Extracted data entries:

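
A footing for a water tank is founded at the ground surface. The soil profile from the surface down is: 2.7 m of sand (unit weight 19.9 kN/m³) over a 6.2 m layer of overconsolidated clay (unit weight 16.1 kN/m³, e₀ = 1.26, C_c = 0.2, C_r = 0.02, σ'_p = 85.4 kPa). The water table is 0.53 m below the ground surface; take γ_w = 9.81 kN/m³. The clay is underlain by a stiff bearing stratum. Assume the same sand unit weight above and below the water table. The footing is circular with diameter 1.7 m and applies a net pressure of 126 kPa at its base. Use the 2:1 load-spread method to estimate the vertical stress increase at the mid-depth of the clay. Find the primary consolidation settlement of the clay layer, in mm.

Mid-depth of clay below the ground surface: z = 2.7 + 6.2/2 = 5.8 m.
Total vertical stress at mid-clay: σ_v = 19.9×2.7 + 16.1×3.1 = 103.64 kPa.
Pore pressure: u = 9.81×(5.8 − 0.53) = 51.699 kPa.
Initial effective stress: σ'_0 = σ_v − u = 103.64 − 51.699 = 51.941 kPa.
Stress increase at mid-clay by the 2:1 spreading method:
Δσ ≈ qD²/(D+z)² = 126×1.7²/(1.7+5.8)² = 6.4736 kPa
Final effective stress: σ'_f = 51.941 + 6.4736 = 58.415 kPa.
σ'_f = 58.415 ≤ σ'_p = 85.4 kPa, so the clay remains overconsolidated and only the recompression index applies:
S_c = C_r·H/(1+e₀)·log₁₀(σ'_f/σ'_0) = 0.02×6.2/2.26×log₁₀(58.415/51.941)
    = 0.054868 × 0.051014 = 0.002799 m

S_c ≈ 2.8 mm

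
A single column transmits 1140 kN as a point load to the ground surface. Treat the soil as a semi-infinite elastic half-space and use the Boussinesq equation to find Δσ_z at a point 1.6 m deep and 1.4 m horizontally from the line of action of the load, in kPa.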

WORK TO COMPLETE → Return all the lines shown above, word for word.

PROBLEM SOLUTION →
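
A footing for a water tank is founded at the ground surface. The soil profile from the surface down is: 2.7 m of sand (unit weight 19.9 kN/m³) over a 6.2 m layer of overconsolidated clay (unit weight 16.1 kN/m³, e₀ = 1.26, C_c = 0.2, C_r = 0.02, σ'_p = 85.4 kPa). The water table is 0.53 m below the ground surface; take γ_w = 9.81 kN/m³. The clay is underlain by a stiff bearing stratum. Assume the same sand unit weight above and below the water table. The footing is circular with diameter 1.7 m and applies a net pressure of 126 kPa at its base. Use the 2:1 load-spread method to estimate the vertical stress increase at the mid-depth of the clay. Find the primary consolidation settlement of the clay layer, in mm.

Mid-depth of clay below the ground surface: z = 2.7 + 6.2/2 = 5.8 m.
Total vertical stress at mid-clay: σ_v = 19.9×2.7 + 16.1×3.1 = 103.64 kPa.
Pore pressure: u = 9.81×(5.8 − 0.53) = 51.699 kPa.
Initial effective stress: σ'_0 = σ_v − u = 103.64 − 51.699 = 51.941 kPa.
Stress increase at mid-clay by the 2:1 spreading method:
Δσ ≈ qD²/(D+z)² = 126×1.7²/(1.7+5.8)² = 6.4736 kPa
Final effective stress: σ'_f = 51.941 + 6.4736 = 58.415 kPa.
σ'_f = 58.415 ≤ σ'_p = 85.4 kPa, so the clay remains overconsolidated and only the recompression index applies:
S_c = C_r·H/(1+e₀)·log₁₀(σ'_f/σ'_0) = 0.02×6.2/2.26×log₁₀(58.415/51.941)
    = 0.054868 × 0.051014 = 0.002799 m

S_c ≈ 2.8 mm

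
A single column transmits 1140 kN as a point load to the ground surface. Treat the soil as a semi-infinite elastic half-space and use the Boussinesq equation to find Δσ_z at a point 1.6 m deep and 1.4 m horizontally from the line of action of the load, in kPa.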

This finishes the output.